(Records from a data source)
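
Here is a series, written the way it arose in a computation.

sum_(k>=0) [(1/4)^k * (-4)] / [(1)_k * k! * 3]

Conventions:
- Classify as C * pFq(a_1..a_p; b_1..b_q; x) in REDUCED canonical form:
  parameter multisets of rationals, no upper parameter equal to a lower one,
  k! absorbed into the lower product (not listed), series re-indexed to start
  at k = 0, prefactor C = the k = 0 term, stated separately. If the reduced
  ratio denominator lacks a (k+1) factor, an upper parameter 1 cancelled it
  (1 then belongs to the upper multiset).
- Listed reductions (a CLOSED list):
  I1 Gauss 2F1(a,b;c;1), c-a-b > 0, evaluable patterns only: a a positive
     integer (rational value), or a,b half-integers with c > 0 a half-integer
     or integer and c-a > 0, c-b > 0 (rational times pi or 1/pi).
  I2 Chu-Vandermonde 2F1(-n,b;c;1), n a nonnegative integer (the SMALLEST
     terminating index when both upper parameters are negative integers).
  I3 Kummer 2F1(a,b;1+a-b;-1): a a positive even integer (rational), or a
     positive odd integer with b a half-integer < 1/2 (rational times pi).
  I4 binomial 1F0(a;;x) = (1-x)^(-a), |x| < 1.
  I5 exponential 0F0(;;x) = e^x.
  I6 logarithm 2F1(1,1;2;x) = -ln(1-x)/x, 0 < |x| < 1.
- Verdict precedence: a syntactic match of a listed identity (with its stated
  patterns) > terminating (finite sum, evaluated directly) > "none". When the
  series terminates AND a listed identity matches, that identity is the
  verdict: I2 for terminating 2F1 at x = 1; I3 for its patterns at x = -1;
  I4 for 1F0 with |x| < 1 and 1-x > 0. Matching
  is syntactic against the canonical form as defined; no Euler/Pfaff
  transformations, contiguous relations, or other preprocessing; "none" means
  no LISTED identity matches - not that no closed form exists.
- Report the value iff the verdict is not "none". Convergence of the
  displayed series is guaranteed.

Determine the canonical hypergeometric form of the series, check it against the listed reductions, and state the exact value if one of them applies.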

TASK DESCRIPTION » Which lines above contain the word "half"? Copy each one.

OUTPUT BELOW »
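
     integer (rational value), or a,b half-integers with c > 0 a half-integer
     positive odd integer with b a half-integer < 1/2 (rational times pi).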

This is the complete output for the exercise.